## Activity
Going down the data below, set down exactly the line with "B: probability = 8/60, code length = 4 bits" and each line after it through the line with "H: probability = 12/60, code"; no other lines.

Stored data
◆ ◆ ◆
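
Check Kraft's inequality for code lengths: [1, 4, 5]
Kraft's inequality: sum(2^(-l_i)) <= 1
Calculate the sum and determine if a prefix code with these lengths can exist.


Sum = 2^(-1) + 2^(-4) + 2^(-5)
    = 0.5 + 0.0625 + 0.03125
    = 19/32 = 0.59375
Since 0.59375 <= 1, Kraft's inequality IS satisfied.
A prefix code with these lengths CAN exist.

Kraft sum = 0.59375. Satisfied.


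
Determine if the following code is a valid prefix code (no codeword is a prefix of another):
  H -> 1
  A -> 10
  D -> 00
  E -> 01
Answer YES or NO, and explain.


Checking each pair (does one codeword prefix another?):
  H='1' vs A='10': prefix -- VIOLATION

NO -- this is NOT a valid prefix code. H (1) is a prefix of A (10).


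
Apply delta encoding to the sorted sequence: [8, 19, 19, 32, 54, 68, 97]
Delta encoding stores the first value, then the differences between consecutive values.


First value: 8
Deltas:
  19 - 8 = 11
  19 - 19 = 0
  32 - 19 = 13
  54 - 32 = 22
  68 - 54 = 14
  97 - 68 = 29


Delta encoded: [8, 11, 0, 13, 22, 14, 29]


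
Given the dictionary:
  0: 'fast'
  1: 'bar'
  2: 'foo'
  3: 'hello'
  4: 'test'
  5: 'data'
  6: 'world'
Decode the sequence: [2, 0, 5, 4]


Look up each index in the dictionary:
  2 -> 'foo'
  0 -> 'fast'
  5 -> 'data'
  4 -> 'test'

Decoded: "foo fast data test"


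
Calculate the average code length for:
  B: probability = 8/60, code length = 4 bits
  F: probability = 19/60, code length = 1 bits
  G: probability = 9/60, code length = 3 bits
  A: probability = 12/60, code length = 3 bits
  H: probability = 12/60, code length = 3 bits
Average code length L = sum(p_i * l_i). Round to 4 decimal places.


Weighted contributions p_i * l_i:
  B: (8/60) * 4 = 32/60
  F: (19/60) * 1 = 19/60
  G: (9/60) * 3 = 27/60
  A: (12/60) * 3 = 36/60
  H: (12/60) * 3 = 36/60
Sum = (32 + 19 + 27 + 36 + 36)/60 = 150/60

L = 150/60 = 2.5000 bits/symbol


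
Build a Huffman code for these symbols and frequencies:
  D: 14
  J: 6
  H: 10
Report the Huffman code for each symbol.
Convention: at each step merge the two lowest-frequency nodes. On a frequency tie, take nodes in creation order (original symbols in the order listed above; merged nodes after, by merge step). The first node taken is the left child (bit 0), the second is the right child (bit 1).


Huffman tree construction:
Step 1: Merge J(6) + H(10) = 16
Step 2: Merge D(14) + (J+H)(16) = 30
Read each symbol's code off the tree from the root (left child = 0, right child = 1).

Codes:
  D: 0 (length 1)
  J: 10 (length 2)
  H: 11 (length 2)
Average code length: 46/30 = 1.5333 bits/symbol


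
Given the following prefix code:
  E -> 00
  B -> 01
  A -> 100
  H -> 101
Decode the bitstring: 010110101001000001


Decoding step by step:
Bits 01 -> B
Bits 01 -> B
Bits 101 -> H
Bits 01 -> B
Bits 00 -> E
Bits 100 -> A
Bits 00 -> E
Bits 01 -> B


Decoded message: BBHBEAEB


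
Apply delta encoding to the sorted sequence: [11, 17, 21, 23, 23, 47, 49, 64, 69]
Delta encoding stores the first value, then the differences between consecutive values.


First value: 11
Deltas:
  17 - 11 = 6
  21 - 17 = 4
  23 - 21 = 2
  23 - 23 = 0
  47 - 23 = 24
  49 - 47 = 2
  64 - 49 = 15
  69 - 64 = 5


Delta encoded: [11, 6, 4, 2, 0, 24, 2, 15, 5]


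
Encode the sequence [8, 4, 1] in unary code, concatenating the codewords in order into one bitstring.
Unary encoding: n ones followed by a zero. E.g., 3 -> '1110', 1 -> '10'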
◆ ◆ ◆
## Exercise solution
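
  B: probability = 8/60, code length = 4 bits
  F: probability = 19/60, code length = 1 bits
  G: probability = 9/60, code length = 3 bits
  A: probability = 12/60, code length = 3 bits
  H: probability = 12/60, code length = 3 bits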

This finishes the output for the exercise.